— Problem requirements —
Below are records to be reproduced exactly and in full.

┌──

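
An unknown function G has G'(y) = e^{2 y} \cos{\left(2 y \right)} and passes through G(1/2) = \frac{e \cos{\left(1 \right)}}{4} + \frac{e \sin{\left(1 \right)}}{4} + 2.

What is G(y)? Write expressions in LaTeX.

G(y) = \frac{e^{2 y} \sin{\left(2 y \right)} + e^{2 y} \cos{\left(2 y \right)} + 8}{4}

Recover the given G'(y) by differentiating a candidate G(y); any mismatch rules it out.
A general antiderivative is \frac{e^{2 y} \sin{\left(2 y \right)}}{4} + \frac{e^{2 y} \cos{\left(2 y \right)}}{4} + C.
The condition gives C = \frac{e \cos{\left(1 \right)}}{4} + \frac{e \sin{\left(1 \right)}}{4} + 2 - (\frac{e \cos{\left(1 \right)}}{4} + \frac{e \sin{\left(1 \right)}}{4}) = 2.
So G(y) = \frac{e^{2 y} \sin{\left(2 y \right)} + e^{2 y} \cos{\left(2 y \right)} + 8}{4}.
Check: d/dy[\frac{e^{2 y} \sin{\left(2 y \right)} + e^{2 y} \cos{\left(2 y \right)} + 8}{4}] = e^{2 y} \cos{\left(2 y \right)} = G'(y).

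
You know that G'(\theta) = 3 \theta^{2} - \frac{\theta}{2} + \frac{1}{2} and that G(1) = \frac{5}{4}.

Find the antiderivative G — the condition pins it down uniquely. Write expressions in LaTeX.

Integrate term by term and add the pieces.
A general antiderivative is \theta^{3} - \frac{\theta^{2}}{4} + \frac{\theta}{2} + C.
The condition gives C = \frac{5}{4} - (\frac{5}{4}) = 0.
So G(\theta) = \theta^{3} - \frac{\theta^{2}}{4} + \frac{\theta}{2}.
Check: d/d\theta[\theta^{3} - \frac{\theta^{2}}{4} + \frac{\theta}{2}] = 3 \theta^{2} - \frac{\theta}{2} + \frac{1}{2} = G'(\theta).

G(\theta) = \theta^{3} - \frac{\theta^{2}}{4} + \frac{\theta}{2}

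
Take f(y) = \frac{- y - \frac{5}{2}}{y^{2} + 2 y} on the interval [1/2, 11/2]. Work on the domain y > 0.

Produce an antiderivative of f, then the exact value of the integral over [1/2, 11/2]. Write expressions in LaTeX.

The denominator factors as 2 y \left(y + 2\right); partial fractions split f into directly integrable pieces: \frac{1}{4 \left(y + 2\right)} - \frac{5}{4 y}.
F(y) = \frac{- 5 \log{\left(y \right)} + \log{\left(y + 2 \right)}}{4} is an antiderivative of f.
Check: d/dy[\frac{- 5 \log{\left(y \right)} + \log{\left(y + 2 \right)}}{4}] = \frac{- 2 y - 5}{2 y^{2} + 4 y}, which equals f(y).
F(11/2) = - \frac{5 \log{\left(\frac{11}{2} \right)}}{4} + \frac{\log{\left(\frac{15}{2} \right)}}{4}; F(1/2) = \frac{\log{\left(\frac{5}{2} \right)}}{4} + \frac{5 \log{\left(2 \right)}}{4}.
Integral = F(11/2) - F(1/2) = - \frac{5 \log{\left(\frac{11}{2} \right)}}{4} - \frac{5 \log{\left(2 \right)}}{4} - \frac{\log{\left(\frac{5}{2} \right)}}{4} + \frac{\log{\left(\frac{15}{2} \right)}}{4}.

Antiderivative: F(y) = \frac{- 5 \log{\left(y \right)} + \log{\left(y + 2 \right)}}{4}; value = - \frac{5 \log{\left(\frac{11}{2} \right)}}{4} - \frac{5 \log{\left(2 \right)}}{4} - \frac{\log{\left(\frac{5}{2} \right)}}{4} + \frac{\log{\left(\frac{15}{2} \right)}}{4}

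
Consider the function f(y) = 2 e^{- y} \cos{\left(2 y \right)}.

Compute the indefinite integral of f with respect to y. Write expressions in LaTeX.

For F(y) to be correct the identity F'(y) - f(y) = 0 must hold.
Check: d/dy[\frac{\left(4 \sin{\left(2 y \right)} - 2 \cos{\left(2 y \right)}\right) e^{- y}}{5}] = 2 e^{- y} \cos{\left(2 y \right)} = f(y).

F(y) = \frac{\left(4 \sin{\left(2 y \right)} - 2 \cos{\left(2 y \right)}\right) e^{- y}}{5} + C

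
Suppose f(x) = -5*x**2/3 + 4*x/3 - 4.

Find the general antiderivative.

The integrand splits into summands that can be handled one at a time.
Check: d/dx[-5*x**3/9 + 2*x**2/3 - 4*x] = -5*x**2/3 + 4*x/3 - 4 = f(x).

F(x) = -5*x**3/9 + 2*x**2/3 - 4*x + C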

└──

— Response for this exercise —
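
An unknown function G has G'(y) = e^{2 y} \cos{\left(2 y \right)} and passes through G(1/2) = \frac{e \cos{\left(1 \right)}}{4} + \frac{e \sin{\left(1 \right)}}{4} + 2.

What is G(y)? Write expressions in LaTeX.

G(y) = \frac{e^{2 y} \sin{\left(2 y \right)} + e^{2 y} \cos{\left(2 y \right)} + 8}{4}

Recover the given G'(y) by differentiating a candidate G(y); any mismatch rules it out.
A general antiderivative is \frac{e^{2 y} \sin{\left(2 y \right)}}{4} + \frac{e^{2 y} \cos{\left(2 y \right)}}{4} + C.
The condition gives C = \frac{e \cos{\left(1 \right)}}{4} + \frac{e \sin{\left(1 \right)}}{4} + 2 - (\frac{e \cos{\left(1 \right)}}{4} + \frac{e \sin{\left(1 \right)}}{4}) = 2.
So G(y) = \frac{e^{2 y} \sin{\left(2 y \right)} + e^{2 y} \cos{\left(2 y \right)} + 8}{4}.
Check: d/dy[\frac{e^{2 y} \sin{\left(2 y \right)} + e^{2 y} \cos{\left(2 y \right)} + 8}{4}] = e^{2 y} \cos{\left(2 y \right)} = G'(y).

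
You know that G'(\theta) = 3 \theta^{2} - \frac{\theta}{2} + \frac{1}{2} and that G(1) = \frac{5}{4}.

Find the antiderivative G — the condition pins it down uniquely. Write expressions in LaTeX.

Integrate term by term and add the pieces.
A general antiderivative is \theta^{3} - \frac{\theta^{2}}{4} + \frac{\theta}{2} + C.
The condition gives C = \frac{5}{4} - (\frac{5}{4}) = 0.
So G(\theta) = \theta^{3} - \frac{\theta^{2}}{4} + \frac{\theta}{2}.
Check: d/d\theta[\theta^{3} - \frac{\theta^{2}}{4} + \frac{\theta}{2}] = 3 \theta^{2} - \frac{\theta}{2} + \frac{1}{2} = G'(\theta).

G(\theta) = \theta^{3} - \frac{\theta^{2}}{4} + \frac{\theta}{2}

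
Take f(y) = \frac{- y - \frac{5}{2}}{y^{2} + 2 y} on the interval [1/2, 11/2]. Work on the domain y > 0.

Produce an antiderivative of f, then the exact value of the integral over [1/2, 11/2]. Write expressions in LaTeX.

The denominator factors as 2 y \left(y + 2\right); partial fractions split f into directly integrable pieces: \frac{1}{4 \left(y + 2\right)} - \frac{5}{4 y}.
F(y) = \frac{- 5 \log{\left(y \right)} + \log{\left(y + 2 \right)}}{4} is an antiderivative of f.
Check: d/dy[\frac{- 5 \log{\left(y \right)} + \log{\left(y + 2 \right)}}{4}] = \frac{- 2 y - 5}{2 y^{2} + 4 y}, which equals f(y).
F(11/2) = - \frac{5 \log{\left(\frac{11}{2} \right)}}{4} + \frac{\log{\left(\frac{15}{2} \right)}}{4}; F(1/2) = \frac{\log{\left(\frac{5}{2} \right)}}{4} + \frac{5 \log{\left(2 \right)}}{4}.
Integral = F(11/2) - F(1/2) = - \frac{5 \log{\left(\frac{11}{2} \right)}}{4} - \frac{5 \log{\left(2 \right)}}{4} - \frac{\log{\left(\frac{5}{2} \right)}}{4} + \frac{\log{\left(\frac{15}{2} \right)}}{4}.

Antiderivative: F(y) = \frac{- 5 \log{\left(y \right)} + \log{\left(y + 2 \right)}}{4}; value = - \frac{5 \log{\left(\frac{11}{2} \right)}}{4} - \frac{5 \log{\left(2 \right)}}{4} - \frac{\log{\left(\frac{5}{2} \right)}}{4} + \frac{\log{\left(\frac{15}{2} \right)}}{4}

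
Consider the function f(y) = 2 e^{- y} \cos{\left(2 y \right)}.

Compute the indefinite integral of f with respect to y. Write expressions in LaTeX.

For F(y) to be correct the identity F'(y) - f(y) = 0 must hold.
Check: d/dy[\frac{\left(4 \sin{\left(2 y \right)} - 2 \cos{\left(2 y \right)}\right) e^{- y}}{5}] = 2 e^{- y} \cos{\left(2 y \right)} = f(y).

F(y) = \frac{\left(4 \sin{\left(2 y \right)} - 2 \cos{\left(2 y \right)}\right) e^{- y}}{5} + C

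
Suppose f(x) = -5*x**2/3 + 4*x/3 - 4.

Find the general antiderivative.

The integrand splits into summands that can be handled one at a time.
Check: d/dx[-5*x**3/9 + 2*x**2/3 - 4*x] = -5*x**2/3 + 4*x/3 - 4 = f(x).

F(x) = -5*x**3/9 + 2*x**2/3 - 4*x + C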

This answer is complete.